◆ The problem
Each line below needs to be duplicated without alteration.

━━━ Supplied entries ━━━

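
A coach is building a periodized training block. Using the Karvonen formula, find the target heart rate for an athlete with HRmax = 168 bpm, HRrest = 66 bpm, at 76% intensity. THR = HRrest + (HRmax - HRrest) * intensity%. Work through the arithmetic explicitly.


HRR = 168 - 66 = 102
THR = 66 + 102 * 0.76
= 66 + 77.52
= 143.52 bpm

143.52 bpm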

━━━

◆ Expected answer
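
A coach is building a periodized training block. Using the Karvonen formula, find the target heart rate for an athlete with HRmax = 168 bpm, HRrest = 66 bpm, at 76% intensity. THR = HRrest + (HRmax - HRrest) * intensity%. Work through the arithmetic explicitly.


HRR = 168 - 66 = 102
THR = 66 + 102 * 0.76
= 66 + 77.52
= 143.52 bpm

143.52 bpm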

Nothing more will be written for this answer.